**SOURCE INFORMATION**.
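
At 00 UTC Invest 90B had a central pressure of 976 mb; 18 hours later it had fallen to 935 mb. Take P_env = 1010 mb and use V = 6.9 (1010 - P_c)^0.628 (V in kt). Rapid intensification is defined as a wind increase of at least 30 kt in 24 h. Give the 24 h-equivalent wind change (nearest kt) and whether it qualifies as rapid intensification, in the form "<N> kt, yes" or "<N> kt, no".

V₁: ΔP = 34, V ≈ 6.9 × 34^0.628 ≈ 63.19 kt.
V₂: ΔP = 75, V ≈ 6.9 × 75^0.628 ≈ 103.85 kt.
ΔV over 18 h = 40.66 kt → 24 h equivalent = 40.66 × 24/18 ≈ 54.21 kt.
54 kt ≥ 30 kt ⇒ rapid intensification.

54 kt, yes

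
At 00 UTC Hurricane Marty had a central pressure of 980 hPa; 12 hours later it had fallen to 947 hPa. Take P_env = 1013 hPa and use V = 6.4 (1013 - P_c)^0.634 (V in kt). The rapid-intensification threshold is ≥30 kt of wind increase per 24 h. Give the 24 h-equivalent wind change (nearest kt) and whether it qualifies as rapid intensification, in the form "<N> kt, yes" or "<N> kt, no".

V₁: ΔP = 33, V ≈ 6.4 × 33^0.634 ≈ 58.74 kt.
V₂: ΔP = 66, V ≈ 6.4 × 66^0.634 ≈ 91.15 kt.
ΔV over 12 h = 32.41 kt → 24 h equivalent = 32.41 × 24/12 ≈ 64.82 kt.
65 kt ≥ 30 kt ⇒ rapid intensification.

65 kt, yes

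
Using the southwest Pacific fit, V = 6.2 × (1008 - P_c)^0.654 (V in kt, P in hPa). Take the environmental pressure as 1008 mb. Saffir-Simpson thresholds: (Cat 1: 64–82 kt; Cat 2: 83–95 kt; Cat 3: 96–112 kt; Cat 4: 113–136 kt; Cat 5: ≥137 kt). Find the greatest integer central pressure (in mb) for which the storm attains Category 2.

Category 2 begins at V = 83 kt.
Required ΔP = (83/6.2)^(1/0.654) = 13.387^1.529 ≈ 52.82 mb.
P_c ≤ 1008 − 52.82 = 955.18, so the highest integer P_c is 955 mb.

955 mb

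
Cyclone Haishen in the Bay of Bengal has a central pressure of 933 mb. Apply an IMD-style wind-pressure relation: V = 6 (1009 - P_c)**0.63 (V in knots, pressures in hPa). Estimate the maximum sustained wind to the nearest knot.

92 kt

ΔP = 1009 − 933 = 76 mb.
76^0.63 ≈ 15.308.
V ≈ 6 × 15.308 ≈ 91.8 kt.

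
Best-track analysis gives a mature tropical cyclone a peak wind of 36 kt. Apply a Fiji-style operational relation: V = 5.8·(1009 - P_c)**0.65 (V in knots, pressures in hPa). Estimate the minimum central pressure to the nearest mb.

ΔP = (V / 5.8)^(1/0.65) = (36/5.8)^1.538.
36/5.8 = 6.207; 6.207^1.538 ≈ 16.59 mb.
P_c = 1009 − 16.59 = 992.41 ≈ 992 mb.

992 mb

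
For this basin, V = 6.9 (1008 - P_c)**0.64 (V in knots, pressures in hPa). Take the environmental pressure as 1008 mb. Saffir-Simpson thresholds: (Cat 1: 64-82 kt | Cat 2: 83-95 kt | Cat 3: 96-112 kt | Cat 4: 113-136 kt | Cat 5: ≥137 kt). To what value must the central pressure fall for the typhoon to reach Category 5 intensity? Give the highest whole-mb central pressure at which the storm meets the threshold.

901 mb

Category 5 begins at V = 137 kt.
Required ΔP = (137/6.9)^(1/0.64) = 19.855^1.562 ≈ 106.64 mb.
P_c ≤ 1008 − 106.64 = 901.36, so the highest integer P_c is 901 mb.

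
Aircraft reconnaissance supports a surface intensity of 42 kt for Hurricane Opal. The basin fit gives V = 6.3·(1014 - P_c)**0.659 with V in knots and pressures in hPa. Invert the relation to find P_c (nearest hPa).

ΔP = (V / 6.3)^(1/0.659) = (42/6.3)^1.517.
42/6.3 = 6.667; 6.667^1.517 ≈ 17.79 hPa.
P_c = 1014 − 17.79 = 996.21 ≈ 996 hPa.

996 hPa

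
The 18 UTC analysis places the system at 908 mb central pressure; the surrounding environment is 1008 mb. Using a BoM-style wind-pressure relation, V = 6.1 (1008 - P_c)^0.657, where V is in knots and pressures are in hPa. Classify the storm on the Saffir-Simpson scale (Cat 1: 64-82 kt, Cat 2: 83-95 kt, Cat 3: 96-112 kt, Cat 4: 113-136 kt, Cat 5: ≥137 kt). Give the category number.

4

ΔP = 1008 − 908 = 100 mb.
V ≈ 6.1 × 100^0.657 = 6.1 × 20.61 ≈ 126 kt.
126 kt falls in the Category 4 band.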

**WORK INSTRUCTION**.
All lines of the data are to be repeated exactly as they stand.

**YOUR RESPONSE**.
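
At 00 UTC Invest 90B had a central pressure of 976 mb; 18 hours later it had fallen to 935 mb. Take P_env = 1010 mb and use V = 6.9 (1010 - P_c)^0.628 (V in kt). Rapid intensification is defined as a wind increase of at least 30 kt in 24 h. Give the 24 h-equivalent wind change (nearest kt) and whether it qualifies as rapid intensification, in the form "<N> kt, yes" or "<N> kt, no".

V₁: ΔP = 34, V ≈ 6.9 × 34^0.628 ≈ 63.19 kt.
V₂: ΔP = 75, V ≈ 6.9 × 75^0.628 ≈ 103.85 kt.
ΔV over 18 h = 40.66 kt → 24 h equivalent = 40.66 × 24/18 ≈ 54.21 kt.
54 kt ≥ 30 kt ⇒ rapid intensification.

54 kt, yes

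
At 00 UTC Hurricane Marty had a central pressure of 980 hPa; 12 hours later it had fallen to 947 hPa. Take P_env = 1013 hPa and use V = 6.4 (1013 - P_c)^0.634 (V in kt). The rapid-intensification threshold is ≥30 kt of wind increase per 24 h. Give the 24 h-equivalent wind change (nearest kt) and whether it qualifies as rapid intensification, in the form "<N> kt, yes" or "<N> kt, no".

V₁: ΔP = 33, V ≈ 6.4 × 33^0.634 ≈ 58.74 kt.
V₂: ΔP = 66, V ≈ 6.4 × 66^0.634 ≈ 91.15 kt.
ΔV over 12 h = 32.41 kt → 24 h equivalent = 32.41 × 24/12 ≈ 64.82 kt.
65 kt ≥ 30 kt ⇒ rapid intensification.

65 kt, yes

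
Using the southwest Pacific fit, V = 6.2 × (1008 - P_c)^0.654 (V in kt, P in hPa). Take the environmental pressure as 1008 mb. Saffir-Simpson thresholds: (Cat 1: 64–82 kt; Cat 2: 83–95 kt; Cat 3: 96–112 kt; Cat 4: 113–136 kt; Cat 5: ≥137 kt). Find the greatest integer central pressure (in mb) for which the storm attains Category 2.

Category 2 begins at V = 83 kt.
Required ΔP = (83/6.2)^(1/0.654) = 13.387^1.529 ≈ 52.82 mb.
P_c ≤ 1008 − 52.82 = 955.18, so the highest integer P_c is 955 mb.

955 mb

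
Cyclone Haishen in the Bay of Bengal has a central pressure of 933 mb. Apply an IMD-style wind-pressure relation: V = 6 (1009 - P_c)**0.63 (V in knots, pressures in hPa). Estimate the maximum sustained wind to the nearest knot.

92 kt

ΔP = 1009 − 933 = 76 mb.
76^0.63 ≈ 15.308.
V ≈ 6 × 15.308 ≈ 91.8 kt.

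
Best-track analysis gives a mature tropical cyclone a peak wind of 36 kt. Apply a Fiji-style operational relation: V = 5.8·(1009 - P_c)**0.65 (V in knots, pressures in hPa). Estimate the minimum central pressure to the nearest mb.

ΔP = (V / 5.8)^(1/0.65) = (36/5.8)^1.538.
36/5.8 = 6.207; 6.207^1.538 ≈ 16.59 mb.
P_c = 1009 − 16.59 = 992.41 ≈ 992 mb.

992 mb

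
For this basin, V = 6.9 (1008 - P_c)**0.64 (V in knots, pressures in hPa). Take the environmental pressure as 1008 mb. Saffir-Simpson thresholds: (Cat 1: 64-82 kt | Cat 2: 83-95 kt | Cat 3: 96-112 kt | Cat 4: 113-136 kt | Cat 5: ≥137 kt). To what value must the central pressure fall for the typhoon to reach Category 5 intensity? Give the highest whole-mb central pressure at which the storm meets the threshold.

901 mb

Category 5 begins at V = 137 kt.
Required ΔP = (137/6.9)^(1/0.64) = 19.855^1.562 ≈ 106.64 mb.
P_c ≤ 1008 − 106.64 = 901.36, so the highest integer P_c is 901 mb.

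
Aircraft reconnaissance supports a surface intensity of 42 kt for Hurricane Opal. The basin fit gives V = 6.3·(1014 - P_c)**0.659 with V in knots and pressures in hPa. Invert the relation to find P_c (nearest hPa).

ΔP = (V / 6.3)^(1/0.659) = (42/6.3)^1.517.
42/6.3 = 6.667; 6.667^1.517 ≈ 17.79 hPa.
P_c = 1014 − 17.79 = 996.21 ≈ 996 hPa.

996 hPa

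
The 18 UTC analysis places the system at 908 mb central pressure; the surrounding environment is 1008 mb. Using a BoM-style wind-pressure relation, V = 6.1 (1008 - P_c)^0.657, where V is in knots and pressures are in hPa. Classify the storm on the Saffir-Simpson scale (Cat 1: 64-82 kt, Cat 2: 83-95 kt, Cat 3: 96-112 kt, Cat 4: 113-136 kt, Cat 5: ≥137 kt). Give the category number.

4

ΔP = 1008 − 908 = 100 mb.
V ≈ 6.1 × 100^0.657 = 6.1 × 20.61 ≈ 126 kt.
126 kt falls in the Category 4 band.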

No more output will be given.